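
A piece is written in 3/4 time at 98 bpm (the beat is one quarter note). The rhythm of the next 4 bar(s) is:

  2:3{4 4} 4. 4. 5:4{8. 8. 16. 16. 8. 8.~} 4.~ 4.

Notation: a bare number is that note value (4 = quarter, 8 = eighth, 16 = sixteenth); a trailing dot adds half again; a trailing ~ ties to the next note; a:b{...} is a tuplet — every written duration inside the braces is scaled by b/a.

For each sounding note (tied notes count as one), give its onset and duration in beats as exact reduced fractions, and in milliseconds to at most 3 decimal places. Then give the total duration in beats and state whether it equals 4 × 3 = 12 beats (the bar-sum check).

1) 0.0ms=0b +918.367ms=3/2b
2) 918.367ms=3/2b +918.367ms=3/2b
3) 1836.735ms=3b +918.367ms=3/2b
4) 2755.102ms=9/2b +918.367ms=3/2b
5) 3673.469ms=6b +367.347ms=3/5b
6) 4040.816ms=33/5b +367.347ms=3/5b
7) 4408.163ms=36/5b +183.673ms=3/10b
8) 4591.837ms=15/2b +183.673ms=3/10b
9) 4775.51ms=39/5b +367.347ms=3/5b
10) 5142.857ms=42/5b +2204.082ms=18/5b
Σ=12b of 12 (98bpm 3/4) — PASS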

> Problem requirements
Every line in the data above that contains the word "next" should be copied.

> Solution for this problem
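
A piece is written in 3/4 time at 98 bpm (the beat is one quarter note). The rhythm of the next 4 bar(s) is:
Notation: a bare number is that note value (4 = quarter, 8 = eighth, 16 = sixteenth); a trailing dot adds half again; a trailing ~ ties to the next note; a:b{...} is a tuplet — every written duration inside the braces is scaled by b/a.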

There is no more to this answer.